Please output the entries below without altering a single character.

Collected data entries:
↓↓↓

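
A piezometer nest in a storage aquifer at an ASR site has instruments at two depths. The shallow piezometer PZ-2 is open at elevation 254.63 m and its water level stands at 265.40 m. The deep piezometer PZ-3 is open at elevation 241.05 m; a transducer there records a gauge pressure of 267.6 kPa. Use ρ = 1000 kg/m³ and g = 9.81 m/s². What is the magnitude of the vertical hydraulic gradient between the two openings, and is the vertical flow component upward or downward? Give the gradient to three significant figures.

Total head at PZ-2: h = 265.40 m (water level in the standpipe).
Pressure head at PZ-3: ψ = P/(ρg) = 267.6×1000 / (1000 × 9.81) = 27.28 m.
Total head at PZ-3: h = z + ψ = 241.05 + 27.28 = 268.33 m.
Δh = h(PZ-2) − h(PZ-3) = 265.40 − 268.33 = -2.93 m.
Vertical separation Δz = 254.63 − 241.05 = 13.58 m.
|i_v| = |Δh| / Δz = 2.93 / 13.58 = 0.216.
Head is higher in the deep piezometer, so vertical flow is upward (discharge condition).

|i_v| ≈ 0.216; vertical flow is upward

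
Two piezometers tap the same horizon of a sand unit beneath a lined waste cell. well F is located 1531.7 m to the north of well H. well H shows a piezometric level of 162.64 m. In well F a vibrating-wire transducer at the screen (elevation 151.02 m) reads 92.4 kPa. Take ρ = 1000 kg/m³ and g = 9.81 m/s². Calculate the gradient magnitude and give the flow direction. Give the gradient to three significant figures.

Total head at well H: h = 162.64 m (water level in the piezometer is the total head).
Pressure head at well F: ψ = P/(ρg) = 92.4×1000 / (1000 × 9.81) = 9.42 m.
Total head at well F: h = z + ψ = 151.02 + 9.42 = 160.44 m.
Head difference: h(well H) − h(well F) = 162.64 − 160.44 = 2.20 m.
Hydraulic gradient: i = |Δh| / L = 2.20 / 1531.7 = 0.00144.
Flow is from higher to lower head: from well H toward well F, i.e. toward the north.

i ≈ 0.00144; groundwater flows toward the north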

↑↑↑

* Solution
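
A piezometer nest in a storage aquifer at an ASR site has instruments at two depths. The shallow piezometer PZ-2 is open at elevation 254.63 m and its water level stands at 265.40 m. The deep piezometer PZ-3 is open at elevation 241.05 m; a transducer there records a gauge pressure of 267.6 kPa. Use ρ = 1000 kg/m³ and g = 9.81 m/s². What is the magnitude of the vertical hydraulic gradient between the two openings, and is the vertical flow component upward or downward? Give the gradient to three significant figures.

Total head at PZ-2: h = 265.40 m (water level in the standpipe).
Pressure head at PZ-3: ψ = P/(ρg) = 267.6×1000 / (1000 × 9.81) = 27.28 m.
Total head at PZ-3: h = z + ψ = 241.05 + 27.28 = 268.33 m.
Δh = h(PZ-2) − h(PZ-3) = 265.40 − 268.33 = -2.93 m.
Vertical separation Δz = 254.63 − 241.05 = 13.58 m.
|i_v| = |Δh| / Δz = 2.93 / 13.58 = 0.216.
Head is higher in the deep piezometer, so vertical flow is upward (discharge condition).

|i_v| ≈ 0.216; vertical flow is upward

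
Two piezometers tap the same horizon of a sand unit beneath a lined waste cell. well F is located 1531.7 m to the north of well H. well H shows a piezometric level of 162.64 m. In well F a vibrating-wire transducer at the screen (elevation 151.02 m) reads 92.4 kPa. Take ρ = 1000 kg/m³ and g = 9.81 m/s². Calculate the gradient magnitude and give the flow direction. Give the gradient to three significant figures.

Total head at well H: h = 162.64 m (water level in the piezometer is the total head).
Pressure head at well F: ψ = P/(ρg) = 92.4×1000 / (1000 × 9.81) = 9.42 m.
Total head at well F: h = z + ψ = 151.02 + 9.42 = 160.44 m.
Head difference: h(well H) − h(well F) = 162.64 − 160.44 = 2.20 m.
Hydraulic gradient: i = |Δh| / L = 2.20 / 1531.7 = 0.00144.
Flow is from higher to lower head: from well H toward well F, i.e. toward the north.

i ≈ 0.00144; groundwater flows toward the north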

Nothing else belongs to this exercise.